• [Dataset records]
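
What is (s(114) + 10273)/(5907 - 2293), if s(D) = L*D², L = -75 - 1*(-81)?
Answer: 88249/3614 ≈ 24.419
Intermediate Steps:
L = 6 (L = -75 + 81 = 6)
s(D) = 6*D²
(s(114) + 10273)/(5907 - 2293) = (6*114² + 10273)/(5907 - 2293) = (6*12996 + 10273)/3614 = (77976 + 10273)*(1/3614) = 88249*(1/3614) = 88249/3614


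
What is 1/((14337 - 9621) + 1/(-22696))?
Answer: 22696/107034335 ≈ 0.00021204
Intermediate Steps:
1/((14337 - 9621) + 1/(-22696)) = 1/(4716 - 1/22696) = 1/(107034335/22696) = 22696/107034335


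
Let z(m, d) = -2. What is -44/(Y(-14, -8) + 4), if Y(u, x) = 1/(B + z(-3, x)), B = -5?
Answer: -308/27 ≈ -11.407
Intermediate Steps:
Y(u, x) = -⅐ (Y(u, x) = 1/(-5 - 2) = 1/(-7) = -⅐)
-44/(Y(-14, -8) + 4) = -44/(-⅐ + 4) = -44/27/7 = -44*7/27 = -308/27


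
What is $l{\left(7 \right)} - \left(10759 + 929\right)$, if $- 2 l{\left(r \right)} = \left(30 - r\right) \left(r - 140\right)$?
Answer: $- \frac{20317}{2} \approx -10159.0$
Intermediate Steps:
$l{\left(r \right)} = - \frac{\left(-140 + r\right) \left(30 - r\right)}{2}$ ($l{\left(r \right)} = - \frac{\left(30 - r\right) \left(r - 140\right)}{2} = - \frac{\left(30 - r\right) \left(-140 + r\right)}{2} = - \frac{\left(-140 + r\right) \left(30 - r\right)}{2}$)
$l{\left(7 \right)} - \left(10759 + 929\right) = \left(2100 + \frac{7^{2}}{2} - 595\right) - \left(10759 + 929\right) = \left(2100 + \frac{1}{2} \cdot 49 - 595\right) - 11688 = \left(2100 + \frac{49}{2} - 595\right) - 11688 = \frac{3059}{2} - 11688 = - \frac{20317}{2}$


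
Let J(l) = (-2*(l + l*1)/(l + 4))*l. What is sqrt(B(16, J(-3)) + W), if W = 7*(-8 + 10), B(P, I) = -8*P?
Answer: I*sqrt(114) ≈ 10.677*I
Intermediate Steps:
J(l) = -4*l**2/(4 + l) (J(l) = (-2*(l + l)/(4 + l))*l = (-2*2*l/(4 + l))*l = (-4*l/(4 + l))*l = -4*l**2/(4 + l))
W = 14 (W = 7*2 = 14)
sqrt(B(16, J(-3)) + W) = sqrt(-8*16 + 14) = sqrt(-128 + 14) = sqrt(-114) = I*sqrt(114)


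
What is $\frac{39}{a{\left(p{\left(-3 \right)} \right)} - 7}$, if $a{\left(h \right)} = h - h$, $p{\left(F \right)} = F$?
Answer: $- \frac{39}{7} \approx -5.5714$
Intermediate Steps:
$a{\left(h \right)} = 0$
$\frac{39}{a{\left(p{\left(-3 \right)} \right)} - 7} = \frac{39}{0 - 7} = \frac{39}{-7} = 39 \left(- \frac{1}{7}\right) = - \frac{39}{7}$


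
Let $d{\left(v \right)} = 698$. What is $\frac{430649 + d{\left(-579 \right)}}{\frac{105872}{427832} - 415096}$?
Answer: $- \frac{3295429459}{3171272250} \approx -1.0392$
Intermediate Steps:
$\frac{430649 + d{\left(-579 \right)}}{\frac{105872}{427832} - 415096} = \frac{430649 + 698}{\frac{105872}{427832} - 415096} = \frac{431347}{105872 \cdot \frac{1}{427832} - 415096} = \frac{431347}{\frac{13234}{53479} - 415096} = \frac{431347}{- \frac{22198905750}{53479}} = 431347 \left(- \frac{53479}{22198905750}\right) = - \frac{3295429459}{3171272250}$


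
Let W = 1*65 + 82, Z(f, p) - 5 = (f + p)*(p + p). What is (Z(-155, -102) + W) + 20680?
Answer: 73260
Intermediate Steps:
Z(f, p) = 5 + 2*p*(f + p) (Z(f, p) = 5 + (f + p)*(p + p) = 5 + (f + p)*(2*p) = 5 + 2*p*(f + p))
W = 147 (W = 65 + 82 = 147)
(Z(-155, -102) + W) + 20680 = ((5 + 2*(-102)² + 2*(-155)*(-102)) + 147) + 20680 = ((5 + 2*10404 + 31620) + 147) + 20680 = ((5 + 20808 + 31620) + 147) + 20680 = (52433 + 147) + 20680 = 52580 + 20680 = 73260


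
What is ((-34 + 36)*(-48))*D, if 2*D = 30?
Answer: -1440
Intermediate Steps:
D = 15 (D = (½)*30 = 15)
((-34 + 36)*(-48))*D = ((-34 + 36)*(-48))*15 = (2*(-48))*15 = -96*15 = -1440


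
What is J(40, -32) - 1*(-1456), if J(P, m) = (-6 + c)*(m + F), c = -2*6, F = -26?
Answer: 2500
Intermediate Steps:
c = -12
J(P, m) = 468 - 18*m (J(P, m) = (-6 - 12)*(m - 26) = -18*(-26 + m) = 468 - 18*m)
J(40, -32) - 1*(-1456) = (468 - 18*(-32)) - 1*(-1456) = (468 + 576) + 1456 = 1044 + 1456 = 2500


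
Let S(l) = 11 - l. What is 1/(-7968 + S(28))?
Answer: -1/7985 ≈ -0.00012523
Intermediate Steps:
1/(-7968 + S(28)) = 1/(-7968 + (11 - 1*28)) = 1/(-7968 + (11 - 28)) = 1/(-7968 - 17) = 1/(-7985) = -1/7985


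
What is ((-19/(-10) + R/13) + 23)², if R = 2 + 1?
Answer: 10673289/16900 ≈ 631.56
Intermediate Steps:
R = 3
((-19/(-10) + R/13) + 23)² = ((-19/(-10) + 3/13) + 23)² = ((-19*(-⅒) + 3*(1/13)) + 23)² = ((19/10 + 3/13) + 23)² = (277/130 + 23)² = (3267/130)² = 10673289/16900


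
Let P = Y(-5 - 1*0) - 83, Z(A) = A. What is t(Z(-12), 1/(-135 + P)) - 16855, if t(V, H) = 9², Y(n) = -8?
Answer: -16774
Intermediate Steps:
P = -91 (P = -8 - 83 = -91)
t(V, H) = 81
t(Z(-12), 1/(-135 + P)) - 16855 = 81 - 16855 = -16774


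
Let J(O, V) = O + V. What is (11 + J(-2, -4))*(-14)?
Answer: -70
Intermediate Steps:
(11 + J(-2, -4))*(-14) = (11 + (-2 - 4))*(-14) = (11 - 6)*(-14) = 5*(-14) = -70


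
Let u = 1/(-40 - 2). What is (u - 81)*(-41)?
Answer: 139523/42 ≈ 3322.0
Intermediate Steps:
u = -1/42 (u = 1/(-42) = -1/42 ≈ -0.023810)
(u - 81)*(-41) = (-1/42 - 81)*(-41) = -3403/42*(-41) = 139523/42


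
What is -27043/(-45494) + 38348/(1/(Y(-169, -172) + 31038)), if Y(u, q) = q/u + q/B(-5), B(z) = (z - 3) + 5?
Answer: 27505163599716001/23065458 ≈ 1.1925e+9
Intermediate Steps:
B(z) = 2 + z (B(z) = (-3 + z) + 5 = 2 + z)
Y(u, q) = -q/3 + q/u (Y(u, q) = q/u + q/(2 - 5) = q/u + q/(-3) = q/u + q*(-⅓) = q/u - q/3 = -q/3 + q/u)
-27043/(-45494) + 38348/(1/(Y(-169, -172) + 31038)) = -27043/(-45494) + 38348/(1/((-⅓*(-172) - 172/(-169)) + 31038)) = -27043*(-1/45494) + 38348/(1/((172/3 - 172*(-1/169)) + 31038)) = 27043/45494 + 38348/(1/((172/3 + 172/169) + 31038)) = 27043/45494 + 38348/(1/(29584/507 + 31038)) = 27043/45494 + 38348/(1/(15765850/507)) = 27043/45494 + 38348/(507/15765850) = 27043/45494 + 38348*(15765850/507) = 27043/45494 + 604588815800/507 = 27505163599716001/23065458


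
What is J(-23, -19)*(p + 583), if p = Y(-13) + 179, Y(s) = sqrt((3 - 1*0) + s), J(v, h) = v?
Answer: -17526 - 23*I*sqrt(10) ≈ -17526.0 - 72.732*I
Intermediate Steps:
Y(s) = sqrt(3 + s) (Y(s) = sqrt((3 + 0) + s) = sqrt(3 + s))
p = 179 + I*sqrt(10) (p = sqrt(3 - 13) + 179 = sqrt(-10) + 179 = I*sqrt(10) + 179 = 179 + I*sqrt(10) ≈ 179.0 + 3.1623*I)
J(-23, -19)*(p + 583) = -23*((179 + I*sqrt(10)) + 583) = -23*(762 + I*sqrt(10)) = -17526 - 23*I*sqrt(10)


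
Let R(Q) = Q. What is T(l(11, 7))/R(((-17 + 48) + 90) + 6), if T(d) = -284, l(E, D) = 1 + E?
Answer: -284/127 ≈ -2.2362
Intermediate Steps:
T(l(11, 7))/R(((-17 + 48) + 90) + 6) = -284/(((-17 + 48) + 90) + 6) = -284/((31 + 90) + 6) = -284/(121 + 6) = -284/127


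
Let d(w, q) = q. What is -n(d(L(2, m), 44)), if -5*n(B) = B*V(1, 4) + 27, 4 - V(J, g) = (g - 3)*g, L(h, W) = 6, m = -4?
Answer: 27/5 ≈ 5.4000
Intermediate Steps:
V(J, g) = 4 - g*(-3 + g) (V(J, g) = 4 - (g - 3)*g = 4 - (-3 + g)*g = 4 - g*(-3 + g))
n(B) = -27/5 (n(B) = -(B*(4 - 1*4² + 3*4) + 27)/5 = -(B*(4 - 1*16 + 12) + 27)/5 = -(B*(4 - 16 + 12) + 27)/5 = -(B*0 + 27)/5 = -(0 + 27)/5 = -⅕*27 = -27/5)
-n(d(L(2, m), 44)) = -1*(-27/5) = 27/5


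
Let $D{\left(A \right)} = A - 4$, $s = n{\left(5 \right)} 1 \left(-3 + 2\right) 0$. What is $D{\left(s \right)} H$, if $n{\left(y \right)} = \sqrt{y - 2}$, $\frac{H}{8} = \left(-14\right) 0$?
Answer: $0$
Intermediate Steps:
$H = 0$ ($H = 8 \left(\left(-14\right) 0\right) = 8 \cdot 0 = 0$)
$n{\left(y \right)} = \sqrt{-2 + y}$
$s = 0$ ($s = \sqrt{-2 + 5} \cdot 1 \left(-3 + 2\right) 0 = \sqrt{3} \cdot 1 \left(\left(-1\right) 0\right) = \sqrt{3} \cdot 0 = 0$)
$D{\left(A \right)} = -4 + A$
$D{\left(s \right)} H = \left(-4 + 0\right) 0 = \left(-4\right) 0 = 0$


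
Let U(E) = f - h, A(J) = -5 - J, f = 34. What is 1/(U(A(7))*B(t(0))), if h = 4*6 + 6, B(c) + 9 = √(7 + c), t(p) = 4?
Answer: -9/280 - √11/280 ≈ -0.043988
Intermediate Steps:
B(c) = -9 + √(7 + c)
h = 30 (h = 24 + 6 = 30)
U(E) = 4 (U(E) = 34 - 1*30 = 34 - 30 = 4)
1/(U(A(7))*B(t(0))) = 1/(4*(-9 + √(7 + 4))) = 1/(4*(-9 + √11)) = 1/(-36 + 4*√11)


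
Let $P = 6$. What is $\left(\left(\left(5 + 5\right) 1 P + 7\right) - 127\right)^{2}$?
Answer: $3600$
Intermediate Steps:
$\left(\left(\left(5 + 5\right) 1 P + 7\right) - 127\right)^{2} = \left(\left(\left(5 + 5\right) 1 \cdot 6 + 7\right) - 127\right)^{2} = \left(\left(10 \cdot 1 \cdot 6 + 7\right) - 127\right)^{2} = \left(\left(10 \cdot 6 + 7\right) - 127\right)^{2} = \left(\left(60 + 7\right) - 127\right)^{2} = \left(67 - 127\right)^{2} = \left(-60\right)^{2} = 3600$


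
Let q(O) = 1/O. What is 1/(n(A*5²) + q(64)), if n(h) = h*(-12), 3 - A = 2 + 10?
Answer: 64/172801 ≈ 0.00037037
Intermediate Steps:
A = -9 (A = 3 - (2 + 10) = 3 - 1*12 = 3 - 12 = -9)
n(h) = -12*h
1/(n(A*5²) + q(64)) = 1/(-(-108)*5² + 1/64) = 1/(-(-108)*25 + 1/64) = 1/(-12*(-225) + 1/64) = 1/(2700 + 1/64) = 1/(172801/64) = 64/172801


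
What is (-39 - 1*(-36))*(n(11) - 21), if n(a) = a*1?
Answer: 30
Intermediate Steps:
n(a) = a
(-39 - 1*(-36))*(n(11) - 21) = (-39 - 1*(-36))*(11 - 21) = (-39 + 36)*(-10) = -3*(-10) = 30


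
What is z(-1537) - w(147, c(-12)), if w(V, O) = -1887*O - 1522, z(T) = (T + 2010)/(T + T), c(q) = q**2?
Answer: 839970027/3074 ≈ 2.7325e+5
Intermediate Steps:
z(T) = (2010 + T)/(2*T) (z(T) = (2010 + T)/((2*T)) = (2010 + T)*(1/(2*T)) = (2010 + T)/(2*T))
w(V, O) = -1522 - 1887*O
z(-1537) - w(147, c(-12)) = (1/2)*(2010 - 1537)/(-1537) - (-1522 - 1887*(-12)**2) = (1/2)*(-1/1537)*473 - (-1522 - 1887*144) = -473/3074 - (-1522 - 271728) = -473/3074 - 1*(-273250) = -473/3074 + 273250 = 839970027/3074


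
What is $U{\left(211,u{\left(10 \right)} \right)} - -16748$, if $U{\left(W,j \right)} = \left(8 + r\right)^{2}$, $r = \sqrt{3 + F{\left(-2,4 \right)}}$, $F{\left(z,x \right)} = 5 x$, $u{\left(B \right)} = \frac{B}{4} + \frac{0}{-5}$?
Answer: $16835 + 16 \sqrt{23} \approx 16912.0$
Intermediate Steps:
$u{\left(B \right)} = \frac{B}{4}$ ($u{\left(B \right)} = B \frac{1}{4} + 0 \left(- \frac{1}{5}\right) = \frac{B}{4} + 0 = \frac{B}{4}$)
$r = \sqrt{23}$ ($r = \sqrt{3 + 5 \cdot 4} = \sqrt{3 + 20} = \sqrt{23} \approx 4.7958$)
$U{\left(W,j \right)} = \left(8 + \sqrt{23}\right)^{2}$
$U{\left(211,u{\left(10 \right)} \right)} - -16748 = \left(8 + \sqrt{23}\right)^{2} - -16748 = \left(8 + \sqrt{23}\right)^{2} + 16748 = 16748 + \left(8 + \sqrt{23}\right)^{2}$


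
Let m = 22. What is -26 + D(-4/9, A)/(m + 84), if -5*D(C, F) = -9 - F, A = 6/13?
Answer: -179017/6890 ≈ -25.982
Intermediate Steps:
A = 6/13 (A = 6*(1/13) = 6/13 ≈ 0.46154)
D(C, F) = 9/5 + F/5 (D(C, F) = -(-9 - F)/5 = 9/5 + F/5)
-26 + D(-4/9, A)/(m + 84) = -26 + (9/5 + (⅕)*(6/13))/(22 + 84) = -26 + (9/5 + 6/65)/106 = -26 + (1/106)*(123/65) = -26 + 123/6890 = -179017/6890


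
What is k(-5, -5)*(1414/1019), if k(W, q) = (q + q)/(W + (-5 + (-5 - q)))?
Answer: 1414/1019 ≈ 1.3876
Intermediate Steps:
k(W, q) = 2*q/(-10 + W - q) (k(W, q) = (2*q)/(W + (-10 - q)) = (2*q)/(-10 + W - q) = 2*q/(-10 + W - q))
k(-5, -5)*(1414/1019) = (-2*(-5)/(10 - 5 - 1*(-5)))*(1414/1019) = (-2*(-5)/(10 - 5 + 5))*(1414*(1/1019)) = -2*(-5)/10*(1414/1019) = -2*(-5)*⅒*(1414/1019) = 1*(1414/1019) = 1414/1019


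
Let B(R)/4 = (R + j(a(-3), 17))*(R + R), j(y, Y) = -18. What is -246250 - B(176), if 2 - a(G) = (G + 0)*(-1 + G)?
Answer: -468714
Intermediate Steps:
a(G) = 2 - G*(-1 + G) (a(G) = 2 - (G + 0)*(-1 + G) = 2 - G*(-1 + G))
B(R) = 8*R*(-18 + R) (B(R) = 4*((R - 18)*(R + R)) = 4*((-18 + R)*(2*R)) = 4*(2*R*(-18 + R)) = 8*R*(-18 + R))
-246250 - B(176) = -246250 - 8*176*(-18 + 176) = -246250 - 8*176*158 = -246250 - 1*222464 = -246250 - 222464 = -468714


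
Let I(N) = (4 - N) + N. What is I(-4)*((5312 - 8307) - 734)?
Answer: -14916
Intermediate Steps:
I(N) = 4
I(-4)*((5312 - 8307) - 734) = 4*((5312 - 8307) - 734) = 4*(-2995 - 734) = 4*(-3729) = -14916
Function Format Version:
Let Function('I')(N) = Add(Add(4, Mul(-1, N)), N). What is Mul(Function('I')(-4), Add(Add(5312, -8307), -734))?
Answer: -14916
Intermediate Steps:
Function('I')(N) = 4
Mul(Function('I')(-4), Add(Add(5312, -8307), -734)) = Mul(4, Add(Add(5312, -8307), -734)) = Mul(4, Add(-2995, -734)) = Mul(4, -3729) = -14916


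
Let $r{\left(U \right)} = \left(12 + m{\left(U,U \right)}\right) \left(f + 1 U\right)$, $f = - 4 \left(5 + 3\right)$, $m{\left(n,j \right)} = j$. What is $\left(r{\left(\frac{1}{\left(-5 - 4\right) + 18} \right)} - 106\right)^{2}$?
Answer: $\frac{1589537161}{6561} \approx 2.4227 \cdot 10^{5}$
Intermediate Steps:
$f = -32$ ($f = \left(-4\right) 8 = -32$)
$r{\left(U \right)} = \left(-32 + U\right) \left(12 + U\right)$ ($r{\left(U \right)} = \left(12 + U\right) \left(-32 + 1 U\right) = \left(12 + U\right) \left(-32 + U\right) = \left(-32 + U\right) \left(12 + U\right)$)
$\left(r{\left(\frac{1}{\left(-5 - 4\right) + 18} \right)} - 106\right)^{2} = \left(\left(-384 + \left(\frac{1}{\left(-5 - 4\right) + 18}\right)^{2} - \frac{20}{\left(-5 - 4\right) + 18}\right) - 106\right)^{2} = \left(\left(-384 + \left(\frac{1}{-9 + 18}\right)^{2} - \frac{20}{-9 + 18}\right) - 106\right)^{2} = \left(\left(-384 + \left(\frac{1}{9}\right)^{2} - \frac{20}{9}\right) - 106\right)^{2} = \left(\left(-384 + \frac{1}{81} - \frac{20}{9}\right) - 106\right)^{2} = \left(- \frac{31283}{81} - 106\right)^{2} = \left(- \frac{39869}{81}\right)^{2} = \frac{1589537161}{6561}$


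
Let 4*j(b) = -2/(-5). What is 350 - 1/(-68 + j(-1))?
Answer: 237660/679 ≈ 350.01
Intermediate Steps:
j(b) = ⅒ (j(b) = (-2/(-5))/4 = (-2*(-⅕))/4 = (¼)*(⅖) = ⅒)
350 - 1/(-68 + j(-1)) = 350 - 1/(-68 + ⅒) = 350 - 1/(-679/10) = 350 - 1*(-10/679) = 350 + 10/679 = 237660/679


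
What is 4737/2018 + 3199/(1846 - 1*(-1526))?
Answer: 11214373/3402348 ≈ 3.2961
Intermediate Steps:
4737/2018 + 3199/(1846 - 1*(-1526)) = 4737*(1/2018) + 3199/(1846 + 1526) = 4737/2018 + 3199/3372 = 11214373/3402348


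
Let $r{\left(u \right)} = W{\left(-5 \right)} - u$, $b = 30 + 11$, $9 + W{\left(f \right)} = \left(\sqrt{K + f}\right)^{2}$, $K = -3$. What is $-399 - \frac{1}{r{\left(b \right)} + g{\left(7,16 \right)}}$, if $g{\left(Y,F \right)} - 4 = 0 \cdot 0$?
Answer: $- \frac{21545}{54} \approx -398.98$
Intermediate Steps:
$W{\left(f \right)} = -12 + f$ ($W{\left(f \right)} = -9 + \left(\sqrt{-3 + f}\right)^{2} = -9 + \left(-3 + f\right) = -12 + f$)
$b = 41$
$g{\left(Y,F \right)} = 4$ ($g{\left(Y,F \right)} = 4 + 0 \cdot 0 = 4 + 0 = 4$)
$r{\left(u \right)} = -17 - u$ ($r{\left(u \right)} = \left(-12 - 5\right) - u = -17 - u$)
$-399 - \frac{1}{r{\left(b \right)} + g{\left(7,16 \right)}} = -399 - \frac{1}{\left(-17 - 41\right) + 4} = -399 - \frac{1}{-58 + 4} = -399 - \frac{1}{-54} = -399 - - \frac{1}{54} = -399 + \frac{1}{54} = - \frac{21545}{54}$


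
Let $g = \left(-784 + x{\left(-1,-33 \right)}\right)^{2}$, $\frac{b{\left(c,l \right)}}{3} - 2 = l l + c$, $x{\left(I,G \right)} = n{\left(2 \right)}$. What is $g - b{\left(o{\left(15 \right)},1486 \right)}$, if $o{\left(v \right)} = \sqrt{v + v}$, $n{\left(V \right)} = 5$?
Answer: $-6017753 - 3 \sqrt{30} \approx -6.0178 \cdot 10^{6}$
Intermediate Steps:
$x{\left(I,G \right)} = 5$
$o{\left(v \right)} = \sqrt{2} \sqrt{v}$ ($o{\left(v \right)} = \sqrt{2 v} = \sqrt{2} \sqrt{v}$)
$b{\left(c,l \right)} = 6 + 3 c + 3 l^{2}$ ($b{\left(c,l \right)} = 6 + 3 \left(l l + c\right) = 6 + 3 \left(l^{2} + c\right) = 6 + 3 \left(c + l^{2}\right) = 6 + \left(3 c + 3 l^{2}\right) = 6 + 3 c + 3 l^{2}$)
$g = 606841$ ($g = \left(-784 + 5\right)^{2} = \left(-779\right)^{2} = 606841$)
$g - b{\left(o{\left(15 \right)},1486 \right)} = 606841 - \left(6 + 3 \sqrt{2} \sqrt{15} + 3 \cdot 1486^{2}\right) = 606841 - \left(6 + 3 \sqrt{30} + 3 \cdot 2208196\right) = 606841 - \left(6 + 3 \sqrt{30} + 6624588\right) = 606841 - \left(6624594 + 3 \sqrt{30}\right) = -6017753 - 3 \sqrt{30}$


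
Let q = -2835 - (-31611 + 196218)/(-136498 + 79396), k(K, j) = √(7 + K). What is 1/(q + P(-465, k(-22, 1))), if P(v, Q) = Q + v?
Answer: -1194523038254/3938488028640901 - 362293156*I*√15/3938488028640901 ≈ -0.00030329 - 3.5627e-7*I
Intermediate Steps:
q = -53906521/19034 (q = -2835 - 164607/(-57102) = -2835 - 164607*(-1)/57102 = -2835 - 1*(-54869/19034) = -2835 + 54869/19034 = -53906521/19034 ≈ -2832.1)
1/(q + P(-465, k(-22, 1))) = 1/(-53906521/19034 + (√(7 - 22) - 465)) = 1/(-53906521/19034 + (√(-15) - 465)) = 1/(-53906521/19034 + (I*√15 - 465)) = 1/(-53906521/19034 + (-465 + I*√15)) = 1/(-62757331/19034 + I*√15)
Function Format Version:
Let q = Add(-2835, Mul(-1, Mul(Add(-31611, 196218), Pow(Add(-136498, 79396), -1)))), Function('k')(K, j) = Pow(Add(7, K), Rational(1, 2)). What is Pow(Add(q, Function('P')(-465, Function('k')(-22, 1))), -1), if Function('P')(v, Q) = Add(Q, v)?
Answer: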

• [Action item] Given the records above, reproduce precisely and only the lines between the line holding "Let d(w, q)" and the line holding "Answer: $3600$", inclusive.

• [Task output]
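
Let d(w, q) = q. What is -n(d(L(2, m), 44)), if -5*n(B) = B*V(1, 4) + 27, 4 - V(J, g) = (g - 3)*g, L(h, W) = 6, m = -4?
Answer: 27/5 ≈ 5.4000
Intermediate Steps:
V(J, g) = 4 - g*(-3 + g) (V(J, g) = 4 - (g - 3)*g = 4 - (-3 + g)*g = 4 - g*(-3 + g))
n(B) = -27/5 (n(B) = -(B*(4 - 1*4² + 3*4) + 27)/5 = -(B*(4 - 1*16 + 12) + 27)/5 = -(B*(4 - 16 + 12) + 27)/5 = -(B*0 + 27)/5 = -(0 + 27)/5 = -⅕*27 = -27/5)
-n(d(L(2, m), 44)) = -1*(-27/5) = 27/5


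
Let $D{\left(A \right)} = A - 4$, $s = n{\left(5 \right)} 1 \left(-3 + 2\right) 0$. What is $D{\left(s \right)} H$, if $n{\left(y \right)} = \sqrt{y - 2}$, $\frac{H}{8} = \left(-14\right) 0$?
Answer: $0$
Intermediate Steps:
$H = 0$ ($H = 8 \left(\left(-14\right) 0\right) = 8 \cdot 0 = 0$)
$n{\left(y \right)} = \sqrt{-2 + y}$
$s = 0$ ($s = \sqrt{-2 + 5} \cdot 1 \left(-3 + 2\right) 0 = \sqrt{3} \cdot 1 \left(\left(-1\right) 0\right) = \sqrt{3} \cdot 0 = 0$)
$D{\left(A \right)} = -4 + A$
$D{\left(s \right)} H = \left(-4 + 0\right) 0 = \left(-4\right) 0 = 0$


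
Let U(E) = f - h, A(J) = -5 - J, f = 34. What is 1/(U(A(7))*B(t(0))), if h = 4*6 + 6, B(c) + 9 = √(7 + c), t(p) = 4?
Answer: -9/280 - √11/280 ≈ -0.043988
Intermediate Steps:
B(c) = -9 + √(7 + c)
h = 30 (h = 24 + 6 = 30)
U(E) = 4 (U(E) = 34 - 1*30 = 34 - 30 = 4)
1/(U(A(7))*B(t(0))) = 1/(4*(-9 + √(7 + 4))) = 1/(4*(-9 + √11)) = 1/(-36 + 4*√11)


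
Let $P = 6$. What is $\left(\left(\left(5 + 5\right) 1 P + 7\right) - 127\right)^{2}$?
Answer: $3600$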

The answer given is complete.